(Collected data entries)
# # #

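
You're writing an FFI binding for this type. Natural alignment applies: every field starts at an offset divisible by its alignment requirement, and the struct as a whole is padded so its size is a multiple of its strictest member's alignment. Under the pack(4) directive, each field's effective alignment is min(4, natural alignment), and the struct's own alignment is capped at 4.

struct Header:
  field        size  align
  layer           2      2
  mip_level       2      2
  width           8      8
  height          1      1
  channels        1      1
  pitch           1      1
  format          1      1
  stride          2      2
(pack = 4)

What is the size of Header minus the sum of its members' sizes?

@0: layer [2B, align 2] → 2
@2: mip_level [2B, align 2] → 4
@4: width [8B, align 4] → 12
@12: height [1B, align 1] → 13
@13: channels [1B, align 1] → 14
@14: pitch [1B, align 1] → 15
@15: format [1B, align 1] → 16
@16: stride [2B, align 2] → 18
+2 tail pad (align 4)
size 20, align 4
data bytes 18, size 20 → padding 2

2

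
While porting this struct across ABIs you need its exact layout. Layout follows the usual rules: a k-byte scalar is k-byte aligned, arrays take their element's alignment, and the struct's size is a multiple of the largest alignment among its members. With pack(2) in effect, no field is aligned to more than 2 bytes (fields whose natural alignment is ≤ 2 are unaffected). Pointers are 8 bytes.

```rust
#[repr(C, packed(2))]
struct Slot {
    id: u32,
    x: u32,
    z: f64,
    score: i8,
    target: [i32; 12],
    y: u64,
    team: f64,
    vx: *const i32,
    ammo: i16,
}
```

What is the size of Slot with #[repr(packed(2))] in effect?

id at 0 (size 4, align 2) → ends 4
x at 4 (size 4, align 2) → ends 8
z at 8 (size 8, align 2) → ends 16
score at 16 (size 1, align 1) → ends 17
pad 1 to align 2 for target
target at 18 (size 48, align 2) → ends 66
y at 66 (size 8, align 2) → ends 74
team at 74 (size 8, align 2) → ends 82
vx at 82 (size 8, align 2) → ends 90
ammo at 90 (size 2, align 2) → ends 92
total 92 bytes, alignment 2

92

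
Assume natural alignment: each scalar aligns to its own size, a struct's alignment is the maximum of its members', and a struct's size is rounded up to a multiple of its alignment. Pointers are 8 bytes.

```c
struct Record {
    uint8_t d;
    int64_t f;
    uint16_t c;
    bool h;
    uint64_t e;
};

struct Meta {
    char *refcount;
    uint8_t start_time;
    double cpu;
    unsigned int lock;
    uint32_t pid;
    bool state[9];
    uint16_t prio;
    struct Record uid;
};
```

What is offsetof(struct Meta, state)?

32

Record: @0: d [1B, align 1] → 1; +7 pad (align 8); @8: f [8B, align 8] → 16; @16: c [2B, align 2] → 18; @18: h [1B, align 1] → 19; +5 pad (align 8); @24: e [8B, align 8] → 32; size 32, align 8
@0: refcount [8B, align 8] → 8
@8: start_time [1B, align 1] → 9
+7 pad (align 8)
@16: cpu [8B, align 8] → 24
@24: lock [4B, align 4] → 28
@28: pid [4B, align 4] → 32
@32: state [9B, align 1] → 41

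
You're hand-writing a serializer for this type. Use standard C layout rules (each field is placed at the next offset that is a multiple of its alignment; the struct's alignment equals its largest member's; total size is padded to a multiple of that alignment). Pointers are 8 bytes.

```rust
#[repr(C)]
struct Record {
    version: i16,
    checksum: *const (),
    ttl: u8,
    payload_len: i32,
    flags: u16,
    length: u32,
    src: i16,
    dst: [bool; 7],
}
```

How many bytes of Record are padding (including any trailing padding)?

0..2  version  (2B, 2-aligned)
2..8  -- padding (6B)
8..16  checksum  (8B, 8-aligned)
16..17  ttl  (1B, 1-aligned)
17..20  -- padding (3B)
20..24  payload_len  (4B, 4-aligned)
24..26  flags  (2B, 2-aligned)
26..28  -- padding (2B)
28..32  length  (4B, 4-aligned)
32..34  src  (2B, 2-aligned)
34..41  dst  (7B, 1-aligned)
41..48  -- tail padding (7B)
sizeof = 48, alignof = 8
data bytes 30, size 48 → padding 18

18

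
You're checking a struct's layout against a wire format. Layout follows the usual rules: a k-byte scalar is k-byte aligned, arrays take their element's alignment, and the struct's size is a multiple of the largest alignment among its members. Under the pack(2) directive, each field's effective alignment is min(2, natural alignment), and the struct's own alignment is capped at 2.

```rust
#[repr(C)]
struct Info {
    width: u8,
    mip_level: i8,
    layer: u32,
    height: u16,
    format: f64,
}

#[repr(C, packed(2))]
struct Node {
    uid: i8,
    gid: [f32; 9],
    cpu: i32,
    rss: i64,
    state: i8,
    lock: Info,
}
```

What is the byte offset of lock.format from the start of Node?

Info: 0..1  width  (1B, 1-aligned); 1..2  mip_level  (1B, 1-aligned); 2..4  -- padding (2B); 4..8  layer  (4B, 4-aligned); 8..10  height  (2B, 2-aligned); 10..16  -- padding (6B); 16..24  format  (8B, 8-aligned); sizeof = 24, alignof = 8
0..1  uid  (1B, 1-aligned)
1..2  -- padding (1B)
2..38  gid  (36B, 2-aligned)
38..42  cpu  (4B, 2-aligned)
42..50  rss  (8B, 2-aligned)
50..51  state  (1B, 1-aligned)
51..52  -- padding (1B)
52..76  lock  (24B, 2-aligned)
within Info: format at 16
52 + 16 = 68

68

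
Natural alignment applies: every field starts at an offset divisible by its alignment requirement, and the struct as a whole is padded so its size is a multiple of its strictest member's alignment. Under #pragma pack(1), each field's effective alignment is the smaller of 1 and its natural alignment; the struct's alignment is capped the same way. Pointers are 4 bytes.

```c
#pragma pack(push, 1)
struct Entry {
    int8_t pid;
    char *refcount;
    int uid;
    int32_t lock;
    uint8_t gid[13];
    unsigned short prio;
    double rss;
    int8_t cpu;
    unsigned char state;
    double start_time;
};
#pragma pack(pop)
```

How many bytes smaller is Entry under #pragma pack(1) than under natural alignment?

10

natural layout:
  0..1  pid  (1B, 1-aligned)
  1..4  -- padding (3B)
  4..8  refcount  (4B, 4-aligned)
  8..12  uid  (4B, 4-aligned)
  12..16  lock  (4B, 4-aligned)
  16..29  gid  (13B, 1-aligned)
  29..30  -- padding (1B)
  30..32  prio  (2B, 2-aligned)
  32..40  rss  (8B, 8-aligned)
  40..41  cpu  (1B, 1-aligned)
  41..42  state  (1B, 1-aligned)
  42..48  -- padding (6B)
  48..56  start_time  (8B, 8-aligned)
  sizeof = 56, alignof = 8
packed(1) layout:
  0..1  pid  (1B, 1-aligned)
  1..5  refcount  (4B, 1-aligned)
  5..9  uid  (4B, 1-aligned)
  9..13  lock  (4B, 1-aligned)
  13..26  gid  (13B, 1-aligned)
  26..28  prio  (2B, 1-aligned)
  28..36  rss  (8B, 1-aligned)
  36..37  cpu  (1B, 1-aligned)
  37..38  state  (1B, 1-aligned)
  38..46  start_time  (8B, 1-aligned)
  sizeof = 46, alignof = 1
56 − 46 = 10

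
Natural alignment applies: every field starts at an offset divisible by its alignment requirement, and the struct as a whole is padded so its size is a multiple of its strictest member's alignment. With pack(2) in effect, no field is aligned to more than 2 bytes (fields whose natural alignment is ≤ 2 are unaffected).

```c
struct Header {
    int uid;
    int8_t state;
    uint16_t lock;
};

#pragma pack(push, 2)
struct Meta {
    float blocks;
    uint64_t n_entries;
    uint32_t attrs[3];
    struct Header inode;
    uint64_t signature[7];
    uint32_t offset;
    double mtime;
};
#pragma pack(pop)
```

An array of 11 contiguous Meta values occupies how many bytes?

Header: 0..4  uid  (4B, 4-aligned); 4..5  state  (1B, 1-aligned); 5..6  -- padding (1B); 6..8  lock  (2B, 2-aligned); sizeof = 8, alignof = 4
0..4  blocks  (4B, 2-aligned)
4..12  n_entries  (8B, 2-aligned)
12..24  attrs  (12B, 2-aligned)
24..32  inode  (8B, 2-aligned)
32..88  signature  (56B, 2-aligned)
88..92  offset  (4B, 2-aligned)
92..100  mtime  (8B, 2-aligned)
sizeof = 100, alignof = 2
array of 11: 11 × 100 = 1100

1100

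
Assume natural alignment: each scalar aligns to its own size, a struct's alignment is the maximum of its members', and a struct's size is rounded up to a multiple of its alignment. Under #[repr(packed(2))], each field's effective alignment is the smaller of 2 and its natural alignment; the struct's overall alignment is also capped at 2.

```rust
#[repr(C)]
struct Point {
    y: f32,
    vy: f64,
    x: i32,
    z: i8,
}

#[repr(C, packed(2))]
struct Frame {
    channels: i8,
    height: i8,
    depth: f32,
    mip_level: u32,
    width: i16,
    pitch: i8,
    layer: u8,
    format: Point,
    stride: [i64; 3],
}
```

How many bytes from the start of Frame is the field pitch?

12

Point: 0..4  y  (4B, 4-aligned); 4..8  -- padding (4B); 8..16  vy  (8B, 8-aligned); 16..20  x  (4B, 4-aligned); 20..21  z  (1B, 1-aligned); 21..24  -- tail padding (3B); sizeof = 24, alignof = 8
0..1  channels  (1B, 1-aligned)
1..2  height  (1B, 1-aligned)
2..6  depth  (4B, 2-aligned)
6..10  mip_level  (4B, 2-aligned)
10..12  width  (2B, 2-aligned)
12..13  pitch  (1B, 1-aligned)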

# # #

◆ The problem
The expected answer is a copy of every line in the entries that holds the word "fields".

◆ Solution to the exercise
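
While porting this struct across ABIs you need its exact layout. Layout follows the usual rules: a k-byte scalar is k-byte aligned, arrays take their element's alignment, and the struct's size is a multiple of the largest alignment among its members. With pack(2) in effect, no field is aligned to more than 2 bytes (fields whose natural alignment is ≤ 2 are unaffected). Pointers are 8 bytes.
Natural alignment applies: every field starts at an offset divisible by its alignment requirement, and the struct as a whole is padded so its size is a multiple of its strictest member's alignment. With pack(2) in effect, no field is aligned to more than 2 bytes (fields whose natural alignment is ≤ 2 are unaffected).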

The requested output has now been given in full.